Stored data:
============
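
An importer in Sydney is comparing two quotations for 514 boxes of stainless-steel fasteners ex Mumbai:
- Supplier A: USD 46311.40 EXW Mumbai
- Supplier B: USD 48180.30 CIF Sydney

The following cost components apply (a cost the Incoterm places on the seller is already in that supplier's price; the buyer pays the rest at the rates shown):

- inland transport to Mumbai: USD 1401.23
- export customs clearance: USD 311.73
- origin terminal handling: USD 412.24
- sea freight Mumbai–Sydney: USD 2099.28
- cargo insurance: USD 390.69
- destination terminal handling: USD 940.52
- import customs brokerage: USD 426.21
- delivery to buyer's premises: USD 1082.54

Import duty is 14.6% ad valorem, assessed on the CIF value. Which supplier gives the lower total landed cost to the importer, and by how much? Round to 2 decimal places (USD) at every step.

Supplier B is cheaper by USD 3147.23

Supplier A (EXW):
CIF value = EXW price + inland to port + export clearance + origin terminal + freight + insurance = 46311.40 + 1401.23 + 311.73 + 412.24 + 2099.28 + 390.69 = 50926.57
Import duty = 50926.57 × 14.6% = 7435.28
Buyer bears (A): 1401.23 + 311.73 + 412.24 + 2099.28 + 390.69 + 940.52 + 426.21 + 1082.54 = 7064.44
Landed cost (A) = invoice 46311.40 + 7064.44 + duty 7435.28 = 60811.12
Supplier B (CIF):
The CIF price already equals the CIF value: 48180.30
Import duty = 48180.30 × 14.6% = 7034.32
Buyer bears (B): 940.52 + 426.21 + 1082.54 = 2449.27
Landed cost (B) = invoice 48180.30 + 2449.27 + duty 7034.32 = 57663.89
Difference = |60811.12 − 57663.89| = 3147.23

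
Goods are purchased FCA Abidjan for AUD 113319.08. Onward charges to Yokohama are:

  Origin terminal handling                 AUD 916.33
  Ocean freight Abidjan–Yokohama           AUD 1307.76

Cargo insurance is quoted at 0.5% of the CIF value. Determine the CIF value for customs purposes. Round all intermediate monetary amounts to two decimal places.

Let C be the CIF value. C = FCA price + pre-shipment costs + freight + 0.5% × C
C − 0.5% × C = 113319.08 + 916.33 + 1307.76
0.995 × C = 115543.17
C = 115543.17 / 0.995 = 116123.79
Insurance premium = 0.5% × 116123.79 = 580.62

CIF value: AUD 116123.79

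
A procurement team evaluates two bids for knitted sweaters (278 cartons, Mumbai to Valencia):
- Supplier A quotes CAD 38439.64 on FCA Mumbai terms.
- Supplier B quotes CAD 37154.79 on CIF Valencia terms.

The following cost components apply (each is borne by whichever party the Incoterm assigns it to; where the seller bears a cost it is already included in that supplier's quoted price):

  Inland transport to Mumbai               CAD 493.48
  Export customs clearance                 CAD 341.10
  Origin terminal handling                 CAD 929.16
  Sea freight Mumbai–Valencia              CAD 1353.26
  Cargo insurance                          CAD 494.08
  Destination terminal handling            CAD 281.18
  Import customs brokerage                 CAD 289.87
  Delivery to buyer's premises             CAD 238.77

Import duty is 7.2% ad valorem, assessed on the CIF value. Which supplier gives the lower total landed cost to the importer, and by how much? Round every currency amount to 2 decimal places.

Supplier A (FCA):
CIF value = FCA price + origin terminal + freight + insurance = 38439.64 + 929.16 + 1353.26 + 494.08 = 41216.14
Import duty = 41216.14 × 7.2% = 2967.56
Buyer bears (A): 929.16 + 1353.26 + 494.08 + 281.18 + 289.87 + 238.77 = 3586.32
Landed cost (A) = invoice 38439.64 + 3586.32 + duty 2967.56 = 44993.52
Supplier B (CIF):
The CIF price already equals the CIF value: 37154.79
Import duty = 37154.79 × 7.2% = 2675.14
Buyer bears (B): 281.18 + 289.87 + 238.77 = 809.82
Landed cost (B) = invoice 37154.79 + 809.82 + duty 2675.14 = 40639.75
Difference = |44993.52 − 40639.75| = 4353.77

Supplier B is cheaper by CAD 4353.77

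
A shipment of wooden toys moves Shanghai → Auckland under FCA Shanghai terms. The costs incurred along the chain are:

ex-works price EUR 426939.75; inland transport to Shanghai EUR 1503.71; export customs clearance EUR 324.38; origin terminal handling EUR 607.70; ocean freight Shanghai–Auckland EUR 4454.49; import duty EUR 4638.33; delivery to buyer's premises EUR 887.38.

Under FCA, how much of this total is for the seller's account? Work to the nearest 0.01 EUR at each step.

Seller's account: EUR 428767.84

FCA: the seller delivers export-cleared goods to the carrier; the buyer bears costs from that point.
Seller's account: goods 426939.75 + inland to port 1503.71 + export clearance 324.38 = 428767.84
Buyer's account: origin terminal 607.70 + freight 4454.49 + duty 4638.33 + delivery 887.38 = 10587.90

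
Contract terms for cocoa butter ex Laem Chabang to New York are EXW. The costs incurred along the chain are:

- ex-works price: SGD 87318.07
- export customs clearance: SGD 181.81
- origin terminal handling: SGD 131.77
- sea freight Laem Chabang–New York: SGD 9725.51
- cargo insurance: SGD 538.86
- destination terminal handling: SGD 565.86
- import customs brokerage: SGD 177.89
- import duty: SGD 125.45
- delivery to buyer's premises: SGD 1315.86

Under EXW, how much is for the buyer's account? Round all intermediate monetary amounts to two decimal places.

EXW: the seller makes goods available at their premises; the buyer bears all onward costs.
Seller's account: goods 87318.07 = 87318.07
Buyer's account: export clearance 181.81 + origin terminal 131.77 + freight 9725.51 + insurance 538.86 + destination terminal 565.86 + brokerage 177.89 + duty 125.45 + delivery 1315.86 = 12763.01

Buyer's account: SGD 12763.01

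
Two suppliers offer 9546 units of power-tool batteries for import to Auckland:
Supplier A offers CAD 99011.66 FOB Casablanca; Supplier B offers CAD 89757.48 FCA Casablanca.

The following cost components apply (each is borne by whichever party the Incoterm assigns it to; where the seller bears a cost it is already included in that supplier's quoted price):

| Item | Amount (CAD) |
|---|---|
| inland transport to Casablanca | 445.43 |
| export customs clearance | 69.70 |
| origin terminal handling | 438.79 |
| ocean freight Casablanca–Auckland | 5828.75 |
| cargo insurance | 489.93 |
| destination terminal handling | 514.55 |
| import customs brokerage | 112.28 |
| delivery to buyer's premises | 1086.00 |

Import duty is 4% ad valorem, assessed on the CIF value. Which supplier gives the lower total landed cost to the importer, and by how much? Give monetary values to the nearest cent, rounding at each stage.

Supplier A (FOB):
CIF value = FOB price + freight + insurance = 99011.66 + 5828.75 + 489.93 = 105330.34
Import duty = 105330.34 × 4% = 4213.21
Buyer bears (A): 5828.75 + 489.93 + 514.55 + 112.28 + 1086.00 = 8031.51
Landed cost (A) = invoice 99011.66 + 8031.51 + duty 4213.21 = 111256.38
Supplier B (FCA):
CIF value = FCA price + origin terminal + freight + insurance = 89757.48 + 438.79 + 5828.75 + 489.93 = 96514.95
Import duty = 96514.95 × 4% = 3860.60
Buyer bears (B): 438.79 + 5828.75 + 489.93 + 514.55 + 112.28 + 1086.00 = 8470.30
Landed cost (B) = invoice 89757.48 + 8470.30 + duty 3860.60 = 102088.38
Difference = |111256.38 − 102088.38| = 9168.00

Supplier B is cheaper by CAD 9168.00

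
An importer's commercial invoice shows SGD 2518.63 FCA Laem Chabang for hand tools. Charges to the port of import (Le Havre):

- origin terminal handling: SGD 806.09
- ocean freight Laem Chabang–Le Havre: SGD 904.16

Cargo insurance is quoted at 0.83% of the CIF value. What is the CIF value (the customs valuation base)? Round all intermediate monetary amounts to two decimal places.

CIF value: SGD 4264.27

Let C be the CIF value. C = FCA price + pre-shipment costs + freight + 0.83% × C
C − 0.83% × C = 2518.63 + 806.09 + 904.16
0.9917 × C = 4228.88
C = 4228.88 / 0.9917 = 4264.27
Insurance premium = 0.83% × 4264.27 = 35.39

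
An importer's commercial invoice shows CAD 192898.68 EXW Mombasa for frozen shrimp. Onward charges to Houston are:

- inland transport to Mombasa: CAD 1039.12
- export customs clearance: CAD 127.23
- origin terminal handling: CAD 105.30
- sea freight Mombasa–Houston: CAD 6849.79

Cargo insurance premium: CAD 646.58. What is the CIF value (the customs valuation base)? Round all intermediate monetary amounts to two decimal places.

CIF value: CAD 201666.70

CIF = EXW price + pre-shipment costs + freight + insurance
CIF = 192898.68 + 1039.12 + 127.23 + 105.30 + 6849.79 + 646.58 = 201666.70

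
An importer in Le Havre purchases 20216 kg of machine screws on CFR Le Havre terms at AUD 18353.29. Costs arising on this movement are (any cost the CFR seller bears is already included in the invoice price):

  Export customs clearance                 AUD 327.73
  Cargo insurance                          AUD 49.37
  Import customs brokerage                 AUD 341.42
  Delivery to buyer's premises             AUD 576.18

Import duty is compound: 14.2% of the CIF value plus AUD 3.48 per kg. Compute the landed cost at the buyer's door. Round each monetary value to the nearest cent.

Total landed cost: AUD 92285.12

CFR: the seller pays costs through ocean freight to the destination port, but not insurance.
Already in the invoice (seller's account under CFR): export clearance — exclude.
CIF value = CFR price + insurance = 18353.29 + 49.37 = 18402.66
Ad valorem component: 18402.66 × 14.2% = 2613.18
Specific component: 20216 × 3.48 = 70351.68
Import duty = 2613.18 + 70351.68 = 72964.86
Buyer bears: insurance 49.37 + brokerage 341.42 + delivery 576.18 + duty 72964.86 = 73931.83
Landed cost = invoice 18353.29 + 73931.83 = 92285.12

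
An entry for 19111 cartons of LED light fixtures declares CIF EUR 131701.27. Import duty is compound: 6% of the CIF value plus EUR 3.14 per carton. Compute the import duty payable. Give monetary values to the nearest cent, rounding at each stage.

Ad valorem component: 131701.27 × 6% = 7902.08
Specific component: 19111 × 3.14 = 60008.54
Import duty = 7902.08 + 60008.54 = 67910.62

Import duty: EUR 67910.62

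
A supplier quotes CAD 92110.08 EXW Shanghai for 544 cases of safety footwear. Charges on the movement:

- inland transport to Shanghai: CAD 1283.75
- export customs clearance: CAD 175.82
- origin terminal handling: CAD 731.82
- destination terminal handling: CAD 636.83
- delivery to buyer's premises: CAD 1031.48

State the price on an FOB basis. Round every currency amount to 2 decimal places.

Not relevant to the conversion: destination terminal, delivery — on the buyer under both terms; not part of either seller's price.
From EXW to FOB, the seller additionally bears: inland to port, export clearance, origin terminal.
FOB price = 92110.08 + 1283.75 + 175.82 + 731.82 = 94301.47

FOB price: CAD 94301.47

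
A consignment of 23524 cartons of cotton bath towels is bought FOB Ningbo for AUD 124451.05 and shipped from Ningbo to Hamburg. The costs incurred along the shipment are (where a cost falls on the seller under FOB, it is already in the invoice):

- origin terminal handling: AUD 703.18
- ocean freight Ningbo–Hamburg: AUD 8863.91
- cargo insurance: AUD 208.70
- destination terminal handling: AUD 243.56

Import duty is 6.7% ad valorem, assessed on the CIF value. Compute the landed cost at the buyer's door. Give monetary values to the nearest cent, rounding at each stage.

FOB: the seller bears costs until goods are on board at the origin port; the buyer bears freight, insurance and all costs thereafter.
Already in the invoice (seller's account under FOB): origin terminal — exclude.
CIF value = FOB price + freight + insurance = 124451.05 + 8863.91 + 208.70 = 133523.66
Import duty = 133523.66 × 6.7% = 8946.09
Buyer bears: freight 8863.91 + insurance 208.70 + destination terminal 243.56 + duty 8946.09 = 18262.26
Landed cost = invoice 124451.05 + 18262.26 = 142713.31

Total landed cost: AUD 142713.31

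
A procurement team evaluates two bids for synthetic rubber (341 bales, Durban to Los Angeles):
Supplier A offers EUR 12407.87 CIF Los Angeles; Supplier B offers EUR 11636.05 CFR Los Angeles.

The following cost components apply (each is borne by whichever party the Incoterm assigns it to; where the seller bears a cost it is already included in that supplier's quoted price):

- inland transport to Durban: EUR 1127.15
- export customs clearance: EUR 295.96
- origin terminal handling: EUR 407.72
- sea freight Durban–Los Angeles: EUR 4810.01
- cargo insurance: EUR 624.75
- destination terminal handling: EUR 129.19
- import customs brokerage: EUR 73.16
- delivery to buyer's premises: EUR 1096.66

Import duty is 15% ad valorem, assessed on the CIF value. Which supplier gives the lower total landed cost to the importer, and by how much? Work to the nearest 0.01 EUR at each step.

Supplier B is cheaper by EUR 169.13

Supplier A (CIF):
The CIF price already equals the CIF value: 12407.87
Import duty = 12407.87 × 15% = 1861.18
Buyer bears (A): 129.19 + 73.16 + 1096.66 = 1299.01
Landed cost (A) = invoice 12407.87 + 1299.01 + duty 1861.18 = 15568.06
Supplier B (CFR):
CIF value = CFR price + insurance = 11636.05 + 624.75 = 12260.80
Import duty = 12260.80 × 15% = 1839.12
Buyer bears (B): 624.75 + 129.19 + 73.16 + 1096.66 = 1923.76
Landed cost (B) = invoice 11636.05 + 1923.76 + duty 1839.12 = 15398.93
Difference = |15568.06 − 15398.93| = 169.13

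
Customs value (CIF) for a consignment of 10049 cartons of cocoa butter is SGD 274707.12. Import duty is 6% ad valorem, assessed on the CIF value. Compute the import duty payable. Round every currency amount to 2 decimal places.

Import duty = 274707.12 × 6% = 16482.43

Import duty: SGD 16482.43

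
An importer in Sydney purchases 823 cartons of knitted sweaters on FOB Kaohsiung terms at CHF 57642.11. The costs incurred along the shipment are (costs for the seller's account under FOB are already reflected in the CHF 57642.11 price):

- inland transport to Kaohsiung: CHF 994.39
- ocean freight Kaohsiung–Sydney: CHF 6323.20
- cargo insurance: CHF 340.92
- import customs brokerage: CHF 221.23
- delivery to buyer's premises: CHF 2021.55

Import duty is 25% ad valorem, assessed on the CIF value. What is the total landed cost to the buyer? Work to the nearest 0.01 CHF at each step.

Total landed cost: CHF 82625.57

FOB: the seller bears costs until goods are on board at the origin port; the buyer bears freight, insurance and all costs thereafter.
Already in the invoice (seller's account under FOB): inland to port — exclude.
CIF value = FOB price + freight + insurance = 57642.11 + 6323.20 + 340.92 = 64306.23
Import duty = 64306.23 × 25% = 16076.56
Buyer bears: freight 6323.20 + insurance 340.92 + brokerage 221.23 + delivery 2021.55 + duty 16076.56 = 24983.46
Landed cost = invoice 57642.11 + 24983.46 = 82625.57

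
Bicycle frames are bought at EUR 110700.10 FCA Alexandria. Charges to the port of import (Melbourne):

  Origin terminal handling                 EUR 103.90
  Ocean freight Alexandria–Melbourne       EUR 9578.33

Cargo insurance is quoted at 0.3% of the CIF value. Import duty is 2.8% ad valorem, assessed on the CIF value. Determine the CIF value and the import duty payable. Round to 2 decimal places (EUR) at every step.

CIF value: EUR 120744.56; import duty: EUR 3380.85

Let C be the CIF value. C = FCA price + pre-shipment costs + freight + 0.3% × C
C − 0.3% × C = 110700.10 + 103.90 + 9578.33
0.997 × C = 120382.33
C = 120382.33 / 0.997 = 120744.56
Insurance premium = 0.3% × 120744.56 = 362.23
Import duty = 120744.56 × 2.8% = 3380.85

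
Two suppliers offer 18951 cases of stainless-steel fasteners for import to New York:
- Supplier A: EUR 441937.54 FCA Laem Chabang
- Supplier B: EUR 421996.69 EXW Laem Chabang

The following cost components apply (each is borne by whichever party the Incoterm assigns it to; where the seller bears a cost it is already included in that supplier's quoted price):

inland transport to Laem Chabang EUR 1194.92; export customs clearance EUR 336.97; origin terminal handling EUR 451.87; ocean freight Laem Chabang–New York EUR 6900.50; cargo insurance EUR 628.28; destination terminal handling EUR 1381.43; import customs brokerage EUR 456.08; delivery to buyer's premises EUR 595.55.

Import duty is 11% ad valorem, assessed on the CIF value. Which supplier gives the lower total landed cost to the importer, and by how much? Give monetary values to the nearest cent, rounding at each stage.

Supplier A (FCA):
CIF value = FCA price + origin terminal + freight + insurance = 441937.54 + 451.87 + 6900.50 + 628.28 = 449918.19
Import duty = 449918.19 × 11% = 49491.00
Buyer bears (A): 451.87 + 6900.50 + 628.28 + 1381.43 + 456.08 + 595.55 = 10413.71
Landed cost (A) = invoice 441937.54 + 10413.71 + duty 49491.00 = 501842.25
Supplier B (EXW):
CIF value = EXW price + inland to port + export clearance + origin terminal + freight + insurance = 421996.69 + 1194.92 + 336.97 + 451.87 + 6900.50 + 628.28 = 431509.23
Import duty = 431509.23 × 11% = 47466.02
Buyer bears (B): 1194.92 + 336.97 + 451.87 + 6900.50 + 628.28 + 1381.43 + 456.08 + 595.55 = 11945.60
Landed cost (B) = invoice 421996.69 + 11945.60 + duty 47466.02 = 481408.31
Difference = |501842.25 − 481408.31| = 20433.94

Supplier B is cheaper by EUR 20433.94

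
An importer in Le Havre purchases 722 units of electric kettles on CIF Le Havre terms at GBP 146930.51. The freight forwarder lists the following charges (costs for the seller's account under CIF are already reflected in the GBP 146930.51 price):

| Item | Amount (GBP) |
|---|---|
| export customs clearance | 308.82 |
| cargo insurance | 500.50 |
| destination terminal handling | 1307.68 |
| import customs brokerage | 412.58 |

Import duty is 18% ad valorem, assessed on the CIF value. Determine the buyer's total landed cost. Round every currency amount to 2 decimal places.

Total landed cost: GBP 175098.26

CIF: the seller pays costs through ocean freight and marine insurance to the destination port.
Already in the invoice (seller's account under CIF): export clearance, insurance — exclude.
The CIF price already equals the CIF value: 146930.51
Import duty = 146930.51 × 18% = 26447.49
Buyer bears: destination terminal 1307.68 + brokerage 412.58 + duty 26447.49 = 28167.75
Landed cost = invoice 146930.51 + 28167.75 = 175098.26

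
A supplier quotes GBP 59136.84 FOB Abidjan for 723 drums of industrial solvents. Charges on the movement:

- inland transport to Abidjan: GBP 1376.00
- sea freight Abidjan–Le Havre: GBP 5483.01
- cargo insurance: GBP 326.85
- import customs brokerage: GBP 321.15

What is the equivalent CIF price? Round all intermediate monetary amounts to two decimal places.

CIF price: GBP 64946.70

Not relevant to the conversion: inland to port — on the seller under both FOB and CIF; already in the FOB price and stays in the CIF price. brokerage — on the buyer under both terms; not part of either seller's price.
From FOB to CIF, the seller additionally bears: freight, insurance.
CIF price = 59136.84 + 5483.01 + 326.85 = 64946.70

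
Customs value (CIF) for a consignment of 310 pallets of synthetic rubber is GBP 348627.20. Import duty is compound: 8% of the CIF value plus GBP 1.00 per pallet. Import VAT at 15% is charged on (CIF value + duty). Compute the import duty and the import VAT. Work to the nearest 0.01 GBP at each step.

Import duty: GBP 28200.18; import VAT: GBP 56524.11

Ad valorem component: 348627.20 × 8% = 27890.18
Specific component: 310 × 1.00 = 310.00
Import duty = 27890.18 + 310.00 = 28200.18
VAT base = CIF + duty = 348627.20 + 28200.18 = 376827.38
Import VAT = 376827.38 × 15% = 56524.11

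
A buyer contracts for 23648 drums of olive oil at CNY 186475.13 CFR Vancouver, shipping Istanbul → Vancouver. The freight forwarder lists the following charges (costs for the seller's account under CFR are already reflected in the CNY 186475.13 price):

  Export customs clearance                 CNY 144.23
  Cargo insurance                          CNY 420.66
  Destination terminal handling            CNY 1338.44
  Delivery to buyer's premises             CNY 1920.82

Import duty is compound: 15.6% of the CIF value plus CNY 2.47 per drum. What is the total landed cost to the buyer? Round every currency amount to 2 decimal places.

Total landed cost: CNY 277721.35

CFR: the seller pays costs through ocean freight to the destination port, but not insurance.
Already in the invoice (seller's account under CFR): export clearance — exclude.
CIF value = CFR price + insurance = 186475.13 + 420.66 = 186895.79
Ad valorem component: 186895.79 × 15.6% = 29155.74
Specific component: 23648 × 2.47 = 58410.56
Import duty = 29155.74 + 58410.56 = 87566.30
Buyer bears: insurance 420.66 + destination terminal 1338.44 + delivery 1920.82 + duty 87566.30 = 91246.22
Landed cost = invoice 186475.13 + 91246.22 = 277721.35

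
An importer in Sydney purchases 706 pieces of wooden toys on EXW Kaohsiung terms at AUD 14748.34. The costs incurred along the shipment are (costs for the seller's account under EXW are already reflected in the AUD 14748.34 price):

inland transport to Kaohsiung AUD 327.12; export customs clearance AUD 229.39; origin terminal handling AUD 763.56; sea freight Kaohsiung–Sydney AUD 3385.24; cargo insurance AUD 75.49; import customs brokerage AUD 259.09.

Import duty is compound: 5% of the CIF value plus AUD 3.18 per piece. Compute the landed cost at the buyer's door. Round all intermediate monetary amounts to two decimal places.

EXW: the seller makes goods available at their premises; the buyer bears all onward costs.
CIF value = EXW price + inland to port + export clearance + origin terminal + freight + insurance = 14748.34 + 327.12 + 229.39 + 763.56 + 3385.24 + 75.49 = 19529.14
Ad valorem component: 19529.14 × 5% = 976.46
Specific component: 706 × 3.18 = 2245.08
Import duty = 976.46 + 2245.08 = 3221.54
Buyer bears: inland to port 327.12 + export clearance 229.39 + origin terminal 763.56 + freight 3385.24 + insurance 75.49 + brokerage 259.09 + duty 3221.54 = 8261.43
Landed cost = invoice 14748.34 + 8261.43 = 23009.77

Total landed cost: AUD 23009.77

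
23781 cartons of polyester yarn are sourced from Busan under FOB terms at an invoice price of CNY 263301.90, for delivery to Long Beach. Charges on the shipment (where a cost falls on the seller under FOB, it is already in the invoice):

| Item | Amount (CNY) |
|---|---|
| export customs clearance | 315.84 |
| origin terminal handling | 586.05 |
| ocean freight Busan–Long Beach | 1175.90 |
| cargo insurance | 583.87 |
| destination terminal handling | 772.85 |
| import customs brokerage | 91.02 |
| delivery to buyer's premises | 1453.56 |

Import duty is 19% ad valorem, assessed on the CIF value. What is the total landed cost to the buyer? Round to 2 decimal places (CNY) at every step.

FOB: the seller bears costs until goods are on board at the origin port; the buyer bears freight, insurance and all costs thereafter.
Already in the invoice (seller's account under FOB): export clearance, origin terminal — exclude.
CIF value = FOB price + freight + insurance = 263301.90 + 1175.90 + 583.87 = 265061.67
Import duty = 265061.67 × 19% = 50361.72
Buyer bears: freight 1175.90 + insurance 583.87 + destination terminal 772.85 + brokerage 91.02 + delivery 1453.56 + duty 50361.72 = 54438.92
Landed cost = invoice 263301.90 + 54438.92 = 317740.82

Total landed cost: CNY 317740.82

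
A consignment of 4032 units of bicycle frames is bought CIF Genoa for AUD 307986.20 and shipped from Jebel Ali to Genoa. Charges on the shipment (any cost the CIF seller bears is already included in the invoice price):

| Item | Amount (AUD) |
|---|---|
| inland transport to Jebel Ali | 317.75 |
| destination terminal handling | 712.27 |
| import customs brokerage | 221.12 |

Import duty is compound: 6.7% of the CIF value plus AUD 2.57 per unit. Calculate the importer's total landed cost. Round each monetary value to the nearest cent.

CIF: the seller pays costs through ocean freight and marine insurance to the destination port.
Already in the invoice (seller's account under CIF): inland to port — exclude.
The CIF price already equals the CIF value: 307986.20
Ad valorem component: 307986.20 × 6.7% = 20635.08
Specific component: 4032 × 2.57 = 10362.24
Import duty = 20635.08 + 10362.24 = 30997.32
Buyer bears: destination terminal 712.27 + brokerage 221.12 + duty 30997.32 = 31930.71
Landed cost = invoice 307986.20 + 31930.71 = 339916.91

Total landed cost: AUD 339916.91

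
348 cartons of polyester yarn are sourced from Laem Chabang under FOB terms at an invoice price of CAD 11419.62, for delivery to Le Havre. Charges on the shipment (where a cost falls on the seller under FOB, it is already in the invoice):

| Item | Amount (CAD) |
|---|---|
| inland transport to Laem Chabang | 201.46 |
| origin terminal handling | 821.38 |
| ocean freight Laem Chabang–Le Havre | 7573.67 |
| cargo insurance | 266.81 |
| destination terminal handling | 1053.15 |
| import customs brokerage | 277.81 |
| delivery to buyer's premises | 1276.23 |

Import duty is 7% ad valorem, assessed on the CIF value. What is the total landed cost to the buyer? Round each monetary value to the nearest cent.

Total landed cost: CAD 23215.50

FOB: the seller bears costs until goods are on board at the origin port; the buyer bears freight, insurance and all costs thereafter.
Already in the invoice (seller's account under FOB): inland to port, origin terminal — exclude.
CIF value = FOB price + freight + insurance = 11419.62 + 7573.67 + 266.81 = 19260.10
Import duty = 19260.10 × 7% = 1348.21
Buyer bears: freight 7573.67 + insurance 266.81 + destination terminal 1053.15 + brokerage 277.81 + delivery 1276.23 + duty 1348.21 = 11795.88
Landed cost = invoice 11419.62 + 11795.88 = 23215.50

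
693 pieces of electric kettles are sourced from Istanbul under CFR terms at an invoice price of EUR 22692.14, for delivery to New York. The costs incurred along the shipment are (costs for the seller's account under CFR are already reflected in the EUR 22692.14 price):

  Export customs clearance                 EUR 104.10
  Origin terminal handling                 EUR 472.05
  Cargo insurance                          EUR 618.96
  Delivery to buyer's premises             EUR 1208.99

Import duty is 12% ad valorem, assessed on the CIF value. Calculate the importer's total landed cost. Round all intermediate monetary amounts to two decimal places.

Total landed cost: EUR 27317.42

CFR: the seller pays costs through ocean freight to the destination port, but not insurance.
Already in the invoice (seller's account under CFR): export clearance, origin terminal — exclude.
CIF value = CFR price + insurance = 22692.14 + 618.96 = 23311.10
Import duty = 23311.10 × 12% = 2797.33
Buyer bears: insurance 618.96 + delivery 1208.99 + duty 2797.33 = 4625.28
Landed cost = invoice 22692.14 + 4625.28 = 27317.42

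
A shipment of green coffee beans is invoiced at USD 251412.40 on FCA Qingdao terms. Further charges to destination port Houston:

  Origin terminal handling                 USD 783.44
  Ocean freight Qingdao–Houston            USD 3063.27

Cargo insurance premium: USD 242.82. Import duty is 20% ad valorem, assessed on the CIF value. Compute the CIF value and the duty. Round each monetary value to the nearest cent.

CIF = FCA price + pre-shipment costs + freight + insurance
CIF = 251412.40 + 783.44 + 3063.27 + 242.82 = 255501.93
Import duty = 255501.93 × 20% = 51100.39

CIF value: USD 255501.93; import duty: USD 51100.39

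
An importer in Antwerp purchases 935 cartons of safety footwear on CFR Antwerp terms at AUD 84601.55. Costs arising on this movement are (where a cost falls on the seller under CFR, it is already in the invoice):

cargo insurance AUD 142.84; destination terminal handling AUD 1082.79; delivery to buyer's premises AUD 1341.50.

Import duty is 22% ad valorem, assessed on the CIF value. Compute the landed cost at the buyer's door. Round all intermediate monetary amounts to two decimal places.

Total landed cost: AUD 105812.45

CFR: the seller pays costs through ocean freight to the destination port, but not insurance.
CIF value = CFR price + insurance = 84601.55 + 142.84 = 84744.39
Import duty = 84744.39 × 22% = 18643.77
Buyer bears: insurance 142.84 + destination terminal 1082.79 + delivery 1341.50 + duty 18643.77 = 21210.90
Landed cost = invoice 84601.55 + 21210.90 = 105812.45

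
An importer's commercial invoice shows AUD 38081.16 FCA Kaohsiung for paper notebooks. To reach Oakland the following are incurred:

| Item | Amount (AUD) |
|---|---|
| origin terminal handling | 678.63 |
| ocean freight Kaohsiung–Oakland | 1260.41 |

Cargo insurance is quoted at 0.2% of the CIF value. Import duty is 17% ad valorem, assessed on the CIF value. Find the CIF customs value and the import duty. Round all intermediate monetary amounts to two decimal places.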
============
All that belongs in the answer is the run of lines above from the line containing "- destination terminal handling: CAD 636.83" through the line containing "A procurement team evaluates two bids for synthetic", exactly as written.

• Output:
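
- destination terminal handling: CAD 636.83
- delivery to buyer's premises: CAD 1031.48

State the price on an FOB basis. Round every currency amount to 2 decimal places.

Not relevant to the conversion: destination terminal, delivery — on the buyer under both terms; not part of either seller's price.
From EXW to FOB, the seller additionally bears: inland to port, export clearance, origin terminal.
FOB price = 92110.08 + 1283.75 + 175.82 + 731.82 = 94301.47

FOB price: CAD 94301.47

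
A consignment of 23524 cartons of cotton bath towels is bought FOB Ningbo for AUD 124451.05 and shipped from Ningbo to Hamburg. The costs incurred along the shipment are (where a cost falls on the seller under FOB, it is already in the invoice):

- origin terminal handling: AUD 703.18
- ocean freight Ningbo–Hamburg: AUD 8863.91
- cargo insurance: AUD 208.70
- destination terminal handling: AUD 243.56

Import duty is 6.7% ad valorem, assessed on the CIF value. Compute the landed cost at the buyer's door. Give monetary values to the nearest cent, rounding at each stage.

FOB: the seller bears costs until goods are on board at the origin port; the buyer bears freight, insurance and all costs thereafter.
Already in the invoice (seller's account under FOB): origin terminal — exclude.
CIF value = FOB price + freight + insurance = 124451.05 + 8863.91 + 208.70 = 133523.66
Import duty = 133523.66 × 6.7% = 8946.09
Buyer bears: freight 8863.91 + insurance 208.70 + destination terminal 243.56 + duty 8946.09 = 18262.26
Landed cost = invoice 124451.05 + 18262.26 = 142713.31

Total landed cost: AUD 142713.31

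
A procurement team evaluates two bids for synthetic rubber (341 bales, Durban to Los Angeles):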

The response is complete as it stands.